- **Action item**:
Extract, from the records beneath this instruction, each line that contains the word "Volume".

Top of Available data

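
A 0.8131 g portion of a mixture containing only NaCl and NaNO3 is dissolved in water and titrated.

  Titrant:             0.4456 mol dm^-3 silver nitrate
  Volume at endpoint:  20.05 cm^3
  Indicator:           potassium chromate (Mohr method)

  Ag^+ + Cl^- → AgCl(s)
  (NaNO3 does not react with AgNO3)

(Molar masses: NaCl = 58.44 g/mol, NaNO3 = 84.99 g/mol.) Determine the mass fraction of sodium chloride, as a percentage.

64.21 %

n(AgNO3) = 0.02005 × 0.4456 = 8.934 × 10^-3 mol
Let x = n(NaCl), y = n(NaNO3).
Titrant: 1x = 8.934 × 10^-3;  mass: 58.44x + 84.99y = 0.8131
Solving, x = 8.934 × 10^-3 mol, y = 3.424 × 10^-3 mol
mass of NaCl = 8.934 × 10^-3 × 58.44 = 0.5221 g
% NaCl = 0.5221 / 0.8131 × 100 = 64.21 %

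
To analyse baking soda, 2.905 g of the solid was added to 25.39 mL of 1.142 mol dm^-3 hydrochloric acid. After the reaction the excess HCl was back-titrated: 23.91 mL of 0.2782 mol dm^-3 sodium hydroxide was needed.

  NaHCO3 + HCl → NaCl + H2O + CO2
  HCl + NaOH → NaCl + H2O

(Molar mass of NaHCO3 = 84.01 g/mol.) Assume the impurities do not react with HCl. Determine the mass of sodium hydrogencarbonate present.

1.877 g

n(HCl) added = 0.02539 × 1.142 = 0.02900 mol
n(NaOH) used in back-titration = 0.02391 × 0.2782 = 6.652 × 10^-3 mol
n(HCl) left over = 6.652 × 10^-3 mol (1:1 ratio)
n(HCl) consumed by analyte = 0.02900 − 6.652 × 10^-3 = 0.02234 mol
n(NaHCO3) = 0.02234 mol (1:1 ratio)
mass of NaHCO3 = 0.02234 × 84.01 = 1.877 g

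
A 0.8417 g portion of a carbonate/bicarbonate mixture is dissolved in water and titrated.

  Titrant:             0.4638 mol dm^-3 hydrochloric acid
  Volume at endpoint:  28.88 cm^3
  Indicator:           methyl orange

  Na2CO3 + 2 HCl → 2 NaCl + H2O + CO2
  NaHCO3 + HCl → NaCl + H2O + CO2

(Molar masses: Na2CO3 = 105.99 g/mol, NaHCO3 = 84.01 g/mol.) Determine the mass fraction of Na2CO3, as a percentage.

n(HCl) = 0.02888 × 0.4638 = 0.01339 mol
Let x = n(Na2CO3), y = n(NaHCO3).
Titrant: 2x + 1y = 0.01339;  mass: 105.99x + 84.01y = 0.8417
Solving, x = 4.572 × 10^-3 mol, y = 4.251 × 10^-3 mol
mass of Na2CO3 = 4.572 × 10^-3 × 105.99 = 0.4845 g
% Na2CO3 = 0.4845 / 0.8417 × 100 = 57.57 %

57.57 %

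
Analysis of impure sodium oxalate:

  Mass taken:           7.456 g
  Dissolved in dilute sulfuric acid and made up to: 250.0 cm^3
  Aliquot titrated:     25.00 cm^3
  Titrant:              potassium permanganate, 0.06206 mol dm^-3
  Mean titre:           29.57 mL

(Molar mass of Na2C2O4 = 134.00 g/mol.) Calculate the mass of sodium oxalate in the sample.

2 MnO4^- + 5 C2O4^2- + 16 H^+ → 2 Mn^2+ + 10 CO2 + 8 H2O
n(KMnO4) per titration = 0.02957 × 0.06206 = 1.835 × 10^-3 mol
From the 5:2 ratio, n(Na2C2O4) in each aliquot = 5/2 × 1.835 × 10^-3 = 4.588 × 10^-3 mol
n(Na2C2O4) in the whole flask = 4.588 × 10^-3 × 250.0/25.00 = 0.04588 mol
mass of Na2C2O4 = 0.04588 × 134.00 = 6.148 g

6.148 g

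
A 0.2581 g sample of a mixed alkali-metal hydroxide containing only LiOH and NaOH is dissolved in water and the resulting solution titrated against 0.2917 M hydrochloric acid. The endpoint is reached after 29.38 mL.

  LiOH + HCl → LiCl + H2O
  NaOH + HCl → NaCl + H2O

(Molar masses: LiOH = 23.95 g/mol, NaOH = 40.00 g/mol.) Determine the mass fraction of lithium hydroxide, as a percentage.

48.97 %

n(HCl) = 0.02938 × 0.2917 = 8.570 × 10^-3 mol
Let x = n(LiOH), y = n(NaOH).
Titrant: 1x + 1y = 8.570 × 10^-3;  mass: 23.95x + 40.00y = 0.2581
Solving, x = 5.278 × 10^-3 mol, y = 3.293 × 10^-3 mol
mass of LiOH = 5.278 × 10^-3 × 23.95 = 0.1264 g
% LiOH = 0.1264 / 0.2581 × 100 = 48.97 %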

Bottom of Available data

- **Answer section**:
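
  Volume at endpoint:  20.05 cm^3
  Volume at endpoint:  28.88 cm^3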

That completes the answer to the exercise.